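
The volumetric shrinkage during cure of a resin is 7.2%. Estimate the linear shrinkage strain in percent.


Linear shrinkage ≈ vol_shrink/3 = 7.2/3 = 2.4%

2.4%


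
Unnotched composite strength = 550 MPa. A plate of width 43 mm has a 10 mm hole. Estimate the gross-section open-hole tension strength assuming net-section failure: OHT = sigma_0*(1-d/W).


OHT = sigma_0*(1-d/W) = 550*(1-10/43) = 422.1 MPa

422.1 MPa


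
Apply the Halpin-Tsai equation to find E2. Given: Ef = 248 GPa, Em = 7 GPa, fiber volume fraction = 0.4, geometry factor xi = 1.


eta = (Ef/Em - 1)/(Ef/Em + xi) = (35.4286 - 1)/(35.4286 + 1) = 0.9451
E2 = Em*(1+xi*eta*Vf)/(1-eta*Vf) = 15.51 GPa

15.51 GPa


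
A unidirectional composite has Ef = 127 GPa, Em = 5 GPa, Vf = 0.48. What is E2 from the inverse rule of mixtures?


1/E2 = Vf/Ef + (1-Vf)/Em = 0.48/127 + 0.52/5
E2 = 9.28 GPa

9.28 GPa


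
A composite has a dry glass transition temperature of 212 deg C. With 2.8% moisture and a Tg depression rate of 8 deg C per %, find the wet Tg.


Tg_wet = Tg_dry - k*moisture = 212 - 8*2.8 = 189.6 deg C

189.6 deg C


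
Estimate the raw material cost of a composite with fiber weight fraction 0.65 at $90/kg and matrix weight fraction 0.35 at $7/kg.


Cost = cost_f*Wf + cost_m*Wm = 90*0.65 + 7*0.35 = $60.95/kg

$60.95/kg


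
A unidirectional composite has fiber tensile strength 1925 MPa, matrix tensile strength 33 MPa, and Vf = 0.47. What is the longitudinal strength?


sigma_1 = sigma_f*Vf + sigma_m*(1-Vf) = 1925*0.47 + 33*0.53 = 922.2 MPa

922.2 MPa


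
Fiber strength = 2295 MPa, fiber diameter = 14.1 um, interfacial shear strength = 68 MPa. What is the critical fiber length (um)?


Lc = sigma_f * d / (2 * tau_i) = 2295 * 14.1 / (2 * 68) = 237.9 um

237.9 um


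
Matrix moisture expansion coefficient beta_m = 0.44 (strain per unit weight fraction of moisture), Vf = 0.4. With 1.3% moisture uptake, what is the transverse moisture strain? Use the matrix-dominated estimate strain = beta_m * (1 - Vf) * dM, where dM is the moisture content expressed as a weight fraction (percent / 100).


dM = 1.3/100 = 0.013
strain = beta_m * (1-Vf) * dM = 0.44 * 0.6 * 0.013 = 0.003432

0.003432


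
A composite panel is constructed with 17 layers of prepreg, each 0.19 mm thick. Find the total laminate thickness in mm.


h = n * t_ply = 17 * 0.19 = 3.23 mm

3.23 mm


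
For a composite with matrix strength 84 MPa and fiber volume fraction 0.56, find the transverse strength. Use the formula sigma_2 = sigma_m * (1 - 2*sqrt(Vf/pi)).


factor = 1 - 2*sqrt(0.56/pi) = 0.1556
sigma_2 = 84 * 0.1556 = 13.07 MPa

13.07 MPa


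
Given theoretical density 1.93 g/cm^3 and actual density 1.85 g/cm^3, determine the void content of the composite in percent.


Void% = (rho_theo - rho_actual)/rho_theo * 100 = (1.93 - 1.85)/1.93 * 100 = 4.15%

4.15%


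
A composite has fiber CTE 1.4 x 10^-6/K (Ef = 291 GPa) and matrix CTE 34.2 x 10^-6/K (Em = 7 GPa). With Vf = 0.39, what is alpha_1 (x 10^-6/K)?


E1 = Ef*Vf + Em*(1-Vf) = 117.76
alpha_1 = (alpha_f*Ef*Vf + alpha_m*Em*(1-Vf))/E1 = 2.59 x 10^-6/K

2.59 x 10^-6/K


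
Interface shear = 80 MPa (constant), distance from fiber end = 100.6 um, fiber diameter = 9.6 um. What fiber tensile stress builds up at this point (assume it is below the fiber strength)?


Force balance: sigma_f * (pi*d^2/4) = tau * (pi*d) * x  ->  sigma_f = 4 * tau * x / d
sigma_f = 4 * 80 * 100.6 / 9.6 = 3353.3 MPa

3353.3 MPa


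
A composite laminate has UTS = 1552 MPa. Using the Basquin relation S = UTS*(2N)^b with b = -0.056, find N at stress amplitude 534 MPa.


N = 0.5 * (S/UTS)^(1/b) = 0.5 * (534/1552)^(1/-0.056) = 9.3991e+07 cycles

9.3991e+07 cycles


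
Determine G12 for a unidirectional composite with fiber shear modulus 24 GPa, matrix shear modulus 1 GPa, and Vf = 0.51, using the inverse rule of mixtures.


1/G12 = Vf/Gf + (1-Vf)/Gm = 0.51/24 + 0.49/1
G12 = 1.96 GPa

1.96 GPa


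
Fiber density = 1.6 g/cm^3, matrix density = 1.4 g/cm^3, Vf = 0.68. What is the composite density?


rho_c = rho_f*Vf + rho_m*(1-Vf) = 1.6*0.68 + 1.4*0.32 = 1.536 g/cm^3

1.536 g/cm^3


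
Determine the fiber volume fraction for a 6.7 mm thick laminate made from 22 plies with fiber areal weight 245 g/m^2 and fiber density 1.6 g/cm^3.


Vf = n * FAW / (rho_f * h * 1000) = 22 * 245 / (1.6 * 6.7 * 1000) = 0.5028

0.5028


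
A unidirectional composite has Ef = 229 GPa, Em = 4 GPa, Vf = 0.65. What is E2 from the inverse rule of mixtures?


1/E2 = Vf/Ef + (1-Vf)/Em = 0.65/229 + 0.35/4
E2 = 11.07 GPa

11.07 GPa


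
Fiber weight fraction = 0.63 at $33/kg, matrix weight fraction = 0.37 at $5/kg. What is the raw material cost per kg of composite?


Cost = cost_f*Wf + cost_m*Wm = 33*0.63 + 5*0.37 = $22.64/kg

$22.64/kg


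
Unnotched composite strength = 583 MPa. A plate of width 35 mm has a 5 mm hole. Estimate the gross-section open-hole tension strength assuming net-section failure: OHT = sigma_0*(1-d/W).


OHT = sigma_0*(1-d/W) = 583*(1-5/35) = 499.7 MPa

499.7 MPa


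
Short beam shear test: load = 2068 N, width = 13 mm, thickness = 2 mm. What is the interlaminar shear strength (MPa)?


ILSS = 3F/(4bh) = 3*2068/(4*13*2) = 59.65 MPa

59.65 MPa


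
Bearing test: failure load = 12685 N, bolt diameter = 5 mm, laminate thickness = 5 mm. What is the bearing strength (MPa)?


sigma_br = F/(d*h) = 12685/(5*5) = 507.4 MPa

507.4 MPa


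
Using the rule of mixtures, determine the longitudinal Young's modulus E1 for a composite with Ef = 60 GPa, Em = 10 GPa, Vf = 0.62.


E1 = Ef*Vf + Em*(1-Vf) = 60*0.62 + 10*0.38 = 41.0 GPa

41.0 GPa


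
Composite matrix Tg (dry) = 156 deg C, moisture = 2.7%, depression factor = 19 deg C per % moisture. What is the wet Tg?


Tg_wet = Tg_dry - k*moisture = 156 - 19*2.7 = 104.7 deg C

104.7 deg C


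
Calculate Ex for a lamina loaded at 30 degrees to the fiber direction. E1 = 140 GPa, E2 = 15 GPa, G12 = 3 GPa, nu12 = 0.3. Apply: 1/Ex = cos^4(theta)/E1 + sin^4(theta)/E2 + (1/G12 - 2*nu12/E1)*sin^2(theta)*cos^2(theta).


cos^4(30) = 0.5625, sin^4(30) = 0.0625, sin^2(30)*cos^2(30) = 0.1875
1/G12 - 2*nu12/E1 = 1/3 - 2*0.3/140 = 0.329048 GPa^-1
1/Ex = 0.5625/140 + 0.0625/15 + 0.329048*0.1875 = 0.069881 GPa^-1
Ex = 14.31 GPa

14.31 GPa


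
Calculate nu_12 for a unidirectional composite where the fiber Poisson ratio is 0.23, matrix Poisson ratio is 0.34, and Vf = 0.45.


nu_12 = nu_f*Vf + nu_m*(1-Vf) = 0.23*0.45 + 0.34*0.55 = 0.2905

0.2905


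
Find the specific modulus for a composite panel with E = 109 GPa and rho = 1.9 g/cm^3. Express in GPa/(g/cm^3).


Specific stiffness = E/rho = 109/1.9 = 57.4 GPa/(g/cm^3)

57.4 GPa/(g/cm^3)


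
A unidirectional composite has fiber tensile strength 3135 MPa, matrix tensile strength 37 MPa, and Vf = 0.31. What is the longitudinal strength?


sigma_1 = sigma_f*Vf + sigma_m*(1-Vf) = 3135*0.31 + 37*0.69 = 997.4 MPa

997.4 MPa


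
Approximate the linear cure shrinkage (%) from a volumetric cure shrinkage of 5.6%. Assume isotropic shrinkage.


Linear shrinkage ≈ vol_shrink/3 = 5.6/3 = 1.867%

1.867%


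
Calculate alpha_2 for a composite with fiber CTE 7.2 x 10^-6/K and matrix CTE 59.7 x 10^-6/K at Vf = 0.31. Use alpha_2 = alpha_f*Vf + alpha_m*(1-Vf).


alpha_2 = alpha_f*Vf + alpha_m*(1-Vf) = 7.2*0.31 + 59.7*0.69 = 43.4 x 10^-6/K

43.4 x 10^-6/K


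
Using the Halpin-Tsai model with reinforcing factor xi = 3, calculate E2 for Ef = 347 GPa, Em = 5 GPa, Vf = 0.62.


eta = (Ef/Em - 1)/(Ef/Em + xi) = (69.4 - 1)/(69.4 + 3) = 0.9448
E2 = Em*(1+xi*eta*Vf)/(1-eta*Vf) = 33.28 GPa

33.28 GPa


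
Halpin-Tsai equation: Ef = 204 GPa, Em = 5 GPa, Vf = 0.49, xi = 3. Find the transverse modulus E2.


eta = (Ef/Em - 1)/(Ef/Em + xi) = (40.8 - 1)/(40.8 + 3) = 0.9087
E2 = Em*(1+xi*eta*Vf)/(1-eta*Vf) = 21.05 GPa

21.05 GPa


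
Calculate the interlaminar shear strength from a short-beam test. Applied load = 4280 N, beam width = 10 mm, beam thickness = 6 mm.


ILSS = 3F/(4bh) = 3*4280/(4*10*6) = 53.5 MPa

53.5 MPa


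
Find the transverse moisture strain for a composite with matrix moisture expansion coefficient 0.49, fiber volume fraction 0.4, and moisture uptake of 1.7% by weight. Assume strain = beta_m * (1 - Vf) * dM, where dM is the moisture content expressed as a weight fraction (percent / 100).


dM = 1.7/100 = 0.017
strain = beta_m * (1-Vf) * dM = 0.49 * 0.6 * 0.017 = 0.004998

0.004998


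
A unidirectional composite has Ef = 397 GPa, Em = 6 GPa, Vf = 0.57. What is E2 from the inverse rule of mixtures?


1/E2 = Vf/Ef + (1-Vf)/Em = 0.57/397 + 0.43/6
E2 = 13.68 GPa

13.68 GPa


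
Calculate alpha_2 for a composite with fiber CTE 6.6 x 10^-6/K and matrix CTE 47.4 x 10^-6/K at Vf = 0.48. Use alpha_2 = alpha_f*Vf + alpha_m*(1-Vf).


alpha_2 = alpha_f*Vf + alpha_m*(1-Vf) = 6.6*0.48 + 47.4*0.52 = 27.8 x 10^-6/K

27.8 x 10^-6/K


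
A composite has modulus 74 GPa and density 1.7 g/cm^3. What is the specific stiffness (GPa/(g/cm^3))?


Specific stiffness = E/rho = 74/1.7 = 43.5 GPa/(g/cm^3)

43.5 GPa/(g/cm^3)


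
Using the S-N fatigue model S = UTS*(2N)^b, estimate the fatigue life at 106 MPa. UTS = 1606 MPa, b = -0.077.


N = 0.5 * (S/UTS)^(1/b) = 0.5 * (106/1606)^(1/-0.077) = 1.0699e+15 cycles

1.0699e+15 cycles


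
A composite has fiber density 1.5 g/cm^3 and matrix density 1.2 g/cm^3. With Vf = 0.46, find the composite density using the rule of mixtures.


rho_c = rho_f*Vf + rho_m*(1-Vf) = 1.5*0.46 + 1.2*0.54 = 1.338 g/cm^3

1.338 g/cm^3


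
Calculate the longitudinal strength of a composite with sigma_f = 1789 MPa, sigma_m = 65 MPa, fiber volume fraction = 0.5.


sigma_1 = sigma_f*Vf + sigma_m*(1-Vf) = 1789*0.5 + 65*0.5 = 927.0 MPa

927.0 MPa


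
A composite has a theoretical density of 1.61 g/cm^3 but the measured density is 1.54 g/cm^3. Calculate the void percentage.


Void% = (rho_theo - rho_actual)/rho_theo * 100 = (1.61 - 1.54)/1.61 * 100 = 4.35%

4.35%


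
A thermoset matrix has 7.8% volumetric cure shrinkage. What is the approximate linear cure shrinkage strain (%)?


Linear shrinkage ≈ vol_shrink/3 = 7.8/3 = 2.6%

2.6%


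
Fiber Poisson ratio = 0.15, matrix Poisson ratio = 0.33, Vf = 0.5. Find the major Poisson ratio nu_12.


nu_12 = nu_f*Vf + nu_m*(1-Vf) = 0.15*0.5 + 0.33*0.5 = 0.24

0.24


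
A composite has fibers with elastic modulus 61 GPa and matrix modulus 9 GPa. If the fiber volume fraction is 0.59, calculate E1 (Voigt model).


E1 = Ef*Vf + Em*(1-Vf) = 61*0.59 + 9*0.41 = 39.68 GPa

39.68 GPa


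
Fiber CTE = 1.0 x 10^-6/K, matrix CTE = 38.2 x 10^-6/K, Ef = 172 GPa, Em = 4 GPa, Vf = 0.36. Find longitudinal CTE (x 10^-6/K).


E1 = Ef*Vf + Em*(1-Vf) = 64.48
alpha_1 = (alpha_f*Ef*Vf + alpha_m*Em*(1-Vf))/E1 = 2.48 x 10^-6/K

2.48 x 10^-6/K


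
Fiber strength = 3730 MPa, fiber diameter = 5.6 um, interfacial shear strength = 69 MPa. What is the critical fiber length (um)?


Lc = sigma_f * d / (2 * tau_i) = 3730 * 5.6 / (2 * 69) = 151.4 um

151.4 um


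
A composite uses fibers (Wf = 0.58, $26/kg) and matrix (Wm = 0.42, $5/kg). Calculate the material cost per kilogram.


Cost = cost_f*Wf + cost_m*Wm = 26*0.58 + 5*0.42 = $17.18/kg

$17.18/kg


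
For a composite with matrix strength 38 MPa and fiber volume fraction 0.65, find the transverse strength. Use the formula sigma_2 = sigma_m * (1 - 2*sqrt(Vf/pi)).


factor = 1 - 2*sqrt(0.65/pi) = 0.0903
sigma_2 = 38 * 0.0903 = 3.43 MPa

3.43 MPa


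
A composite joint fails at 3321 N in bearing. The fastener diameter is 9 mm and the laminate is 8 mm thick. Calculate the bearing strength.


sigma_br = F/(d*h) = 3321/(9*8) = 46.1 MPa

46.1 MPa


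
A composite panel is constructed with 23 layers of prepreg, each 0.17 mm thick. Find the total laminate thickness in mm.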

** THE TASK **
Set down only these lines, exactly: the one containing "A composite joint" and each line after it through the end of the entries above.

** ANSWER BELOW **
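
A composite joint fails at 3321 N in bearing. The fastener diameter is 9 mm and the laminate is 8 mm thick. Calculate the bearing strength.


sigma_br = F/(d*h) = 3321/(9*8) = 46.1 MPa

46.1 MPa


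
A composite panel is constructed with 23 layers of prepreg, each 0.17 mm thick. Find the total laminate thickness in mm.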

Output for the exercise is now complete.